### Goal of the exercise
Even where a line looks wrong, copy it exactly and include every entry.

### Data listing

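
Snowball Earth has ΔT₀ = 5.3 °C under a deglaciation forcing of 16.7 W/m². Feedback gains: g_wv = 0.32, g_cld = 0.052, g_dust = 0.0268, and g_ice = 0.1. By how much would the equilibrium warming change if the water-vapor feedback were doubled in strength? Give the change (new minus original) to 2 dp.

Original: g = 0.4988, ΔT = 5.3/(1−0.4988) = 10.5746 °C.
With doubled water-vapor: g' = 0.8188, ΔT' = 5.3/(1−0.8188) = 29.2494 °C.
Change = 29.2494 − 10.5746 = 18.67 °C.

18.67 °C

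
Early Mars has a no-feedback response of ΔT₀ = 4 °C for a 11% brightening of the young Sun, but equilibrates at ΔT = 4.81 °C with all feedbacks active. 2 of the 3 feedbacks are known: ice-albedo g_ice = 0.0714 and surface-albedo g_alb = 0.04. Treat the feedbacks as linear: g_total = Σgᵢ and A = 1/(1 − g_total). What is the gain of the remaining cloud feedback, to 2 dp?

Amplification A = ΔT/ΔT₀ = 4.81/4 = 1.202.
Total gain g = 1 − 1/A = 1 − 1/1.202 = 0.1681.
Known gains sum to 0.0714 + 0.04 = 0.1114.
g_cld = 0.1681 − 0.1114 = 0.06.

0.06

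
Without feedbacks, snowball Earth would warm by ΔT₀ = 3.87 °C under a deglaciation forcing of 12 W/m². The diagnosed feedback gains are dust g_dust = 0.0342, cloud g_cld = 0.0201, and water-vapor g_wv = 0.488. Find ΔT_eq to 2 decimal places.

Total gain g = 0.0342 + 0.0201 + 0.488 = 0.5423.
Amplification A = 1/(1 − 0.5423) = 2.185.
ΔT = 3.87 × 2.185 = 8.46 °C.

8.46 °C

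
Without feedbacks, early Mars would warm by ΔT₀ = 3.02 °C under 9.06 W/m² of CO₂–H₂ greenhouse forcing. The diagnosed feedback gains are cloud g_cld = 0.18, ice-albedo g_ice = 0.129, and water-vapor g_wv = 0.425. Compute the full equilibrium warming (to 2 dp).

11.35 °C

Total gain g = 0.18 + 0.129 + 0.425 = 0.734.
Amplification A = 1/(1 − 0.734) = 3.759.
ΔT = 3.02 × 3.759 = 11.35 °C.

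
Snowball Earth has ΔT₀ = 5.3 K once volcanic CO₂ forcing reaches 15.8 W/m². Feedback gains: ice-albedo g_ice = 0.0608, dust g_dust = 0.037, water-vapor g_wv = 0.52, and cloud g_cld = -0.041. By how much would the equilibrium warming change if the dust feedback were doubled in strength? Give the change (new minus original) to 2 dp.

1.20 K

Original: g = 0.5768, ΔT = 5.3/(1−0.5768) = 12.5236 K.
With doubled dust: g' = 0.6138, ΔT' = 5.3/(1−0.6138) = 13.7235 K.
Change = 13.7235 − 12.5236 = 1.20 K.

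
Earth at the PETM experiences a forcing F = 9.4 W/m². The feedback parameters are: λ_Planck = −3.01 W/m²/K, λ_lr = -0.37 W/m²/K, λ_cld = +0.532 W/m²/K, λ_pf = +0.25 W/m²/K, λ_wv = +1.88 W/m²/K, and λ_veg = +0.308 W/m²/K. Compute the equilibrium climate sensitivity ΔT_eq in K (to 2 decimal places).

22.93 K

Net feedback parameter λ = (−3.01) + (-0.37) + (+0.532) + (+0.25) + (+1.88) + (+0.308) = -0.41 W/m²/K.
ΔT = −F/λ = −9.4/(-0.41) = 22.93 K.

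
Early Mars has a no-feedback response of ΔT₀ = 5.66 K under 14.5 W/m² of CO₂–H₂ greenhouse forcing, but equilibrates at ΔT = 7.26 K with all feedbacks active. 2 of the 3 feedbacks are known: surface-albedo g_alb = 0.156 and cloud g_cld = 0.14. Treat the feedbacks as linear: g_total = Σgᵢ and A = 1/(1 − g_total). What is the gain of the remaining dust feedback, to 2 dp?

Amplification A = ΔT/ΔT₀ = 7.26/5.66 = 1.283.
Total gain g = 1 − 1/A = 1 − 1/1.283 = 0.2206.
Known gains sum to 0.156 + 0.14 = 0.296.
g_dust = 0.2206 − 0.296 = -0.08.

-0.08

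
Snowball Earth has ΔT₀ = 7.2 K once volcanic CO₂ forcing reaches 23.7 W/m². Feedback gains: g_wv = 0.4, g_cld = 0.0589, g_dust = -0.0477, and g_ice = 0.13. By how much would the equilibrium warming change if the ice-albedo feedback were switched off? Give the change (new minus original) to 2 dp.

Original: g = 0.5412, ΔT = 7.2/(1−0.5412) = 15.6931 K.
Without ice-albedo: g' = 0.4112, ΔT' = 7.2/(1−0.4112) = 12.2283 K.
Change = 12.2283 − 15.6931 = -3.46 K.

-3.46 K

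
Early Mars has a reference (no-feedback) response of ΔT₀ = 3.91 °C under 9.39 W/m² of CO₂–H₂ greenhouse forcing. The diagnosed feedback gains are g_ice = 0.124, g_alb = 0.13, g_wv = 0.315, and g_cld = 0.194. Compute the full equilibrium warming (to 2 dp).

16.50 °C

Total gain g = 0.124 + 0.13 + 0.315 + 0.194 = 0.763.
Amplification A = 1/(1 − 0.763) = 4.219.
ΔT = 3.91 × 4.219 = 16.50 °C.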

### Answer box
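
Snowball Earth has ΔT₀ = 5.3 °C under a deglaciation forcing of 16.7 W/m². Feedback gains: g_wv = 0.32, g_cld = 0.052, g_dust = 0.0268, and g_ice = 0.1. By how much would the equilibrium warming change if the water-vapor feedback were doubled in strength? Give the change (new minus original) to 2 dp.

Original: g = 0.4988, ΔT = 5.3/(1−0.4988) = 10.5746 °C.
With doubled water-vapor: g' = 0.8188, ΔT' = 5.3/(1−0.8188) = 29.2494 °C.
Change = 29.2494 − 10.5746 = 18.67 °C.

18.67 °C

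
Early Mars has a no-feedback response of ΔT₀ = 4 °C for a 11% brightening of the young Sun, but equilibrates at ΔT = 4.81 °C with all feedbacks active. 2 of the 3 feedbacks are known: ice-albedo g_ice = 0.0714 and surface-albedo g_alb = 0.04. Treat the feedbacks as linear: g_total = Σgᵢ and A = 1/(1 − g_total). What is the gain of the remaining cloud feedback, to 2 dp?

Amplification A = ΔT/ΔT₀ = 4.81/4 = 1.202.
Total gain g = 1 − 1/A = 1 − 1/1.202 = 0.1681.
Known gains sum to 0.0714 + 0.04 = 0.1114.
g_cld = 0.1681 − 0.1114 = 0.06.

0.06

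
Without feedbacks, snowball Earth would warm by ΔT₀ = 3.87 °C under a deglaciation forcing of 12 W/m². The diagnosed feedback gains are dust g_dust = 0.0342, cloud g_cld = 0.0201, and water-vapor g_wv = 0.488. Find ΔT_eq to 2 decimal places.

Total gain g = 0.0342 + 0.0201 + 0.488 = 0.5423.
Amplification A = 1/(1 − 0.5423) = 2.185.
ΔT = 3.87 × 2.185 = 8.46 °C.

8.46 °C

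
Without feedbacks, early Mars would warm by ΔT₀ = 3.02 °C under 9.06 W/m² of CO₂–H₂ greenhouse forcing. The diagnosed feedback gains are cloud g_cld = 0.18, ice-albedo g_ice = 0.129, and water-vapor g_wv = 0.425. Compute the full equilibrium warming (to 2 dp).

11.35 °C

Total gain g = 0.18 + 0.129 + 0.425 = 0.734.
Amplification A = 1/(1 − 0.734) = 3.759.
ΔT = 3.02 × 3.759 = 11.35 °C.

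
Snowball Earth has ΔT₀ = 5.3 K once volcanic CO₂ forcing reaches 15.8 W/m². Feedback gains: ice-albedo g_ice = 0.0608, dust g_dust = 0.037, water-vapor g_wv = 0.52, and cloud g_cld = -0.041. By how much would the equilibrium warming change if the dust feedback were doubled in strength? Give the change (new minus original) to 2 dp.

1.20 K

Original: g = 0.5768, ΔT = 5.3/(1−0.5768) = 12.5236 K.
With doubled dust: g' = 0.6138, ΔT' = 5.3/(1−0.6138) = 13.7235 K.
Change = 13.7235 − 12.5236 = 1.20 K.

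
Earth at the PETM experiences a forcing F = 9.4 W/m². The feedback parameters are: λ_Planck = −3.01 W/m²/K, λ_lr = -0.37 W/m²/K, λ_cld = +0.532 W/m²/K, λ_pf = +0.25 W/m²/K, λ_wv = +1.88 W/m²/K, and λ_veg = +0.308 W/m²/K. Compute the equilibrium climate sensitivity ΔT_eq in K (to 2 decimal places).

22.93 K

Net feedback parameter λ = (−3.01) + (-0.37) + (+0.532) + (+0.25) + (+1.88) + (+0.308) = -0.41 W/m²/K.
ΔT = −F/λ = −9.4/(-0.41) = 22.93 K.

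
Early Mars has a no-feedback response of ΔT₀ = 5.66 K under 14.5 W/m² of CO₂–H₂ greenhouse forcing, but equilibrates at ΔT = 7.26 K with all feedbacks active. 2 of the 3 feedbacks are known: surface-albedo g_alb = 0.156 and cloud g_cld = 0.14. Treat the feedbacks as linear: g_total = Σgᵢ and A = 1/(1 − g_total). What is the gain of the remaining dust feedback, to 2 dp?

Amplification A = ΔT/ΔT₀ = 7.26/5.66 = 1.283.
Total gain g = 1 − 1/A = 1 − 1/1.283 = 0.2206.
Known gains sum to 0.156 + 0.14 = 0.296.
g_dust = 0.2206 − 0.296 = -0.08.

-0.08

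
Snowball Earth has ΔT₀ = 7.2 K once volcanic CO₂ forcing reaches 23.7 W/m². Feedback gains: g_wv = 0.4, g_cld = 0.0589, g_dust = -0.0477, and g_ice = 0.13. By how much would the equilibrium warming change if the ice-albedo feedback were switched off? Give the change (new minus original) to 2 dp.

Original: g = 0.5412, ΔT = 7.2/(1−0.5412) = 15.6931 K.
Without ice-albedo: g' = 0.4112, ΔT' = 7.2/(1−0.4112) = 12.2283 K.
Change = 12.2283 − 15.6931 = -3.46 K.

-3.46 K

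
Early Mars has a reference (no-feedback) response of ΔT₀ = 3.91 °C under 9.39 W/m² of CO₂–H₂ greenhouse forcing. The diagnosed feedback gains are g_ice = 0.124, g_alb = 0.13, g_wv = 0.315, and g_cld = 0.194. Compute the full equilibrium warming (to 2 dp).

16.50 °C

Total gain g = 0.124 + 0.13 + 0.315 + 0.194 = 0.763.
Amplification A = 1/(1 − 0.763) = 4.219.
ΔT = 3.91 × 4.219 = 16.50 °C.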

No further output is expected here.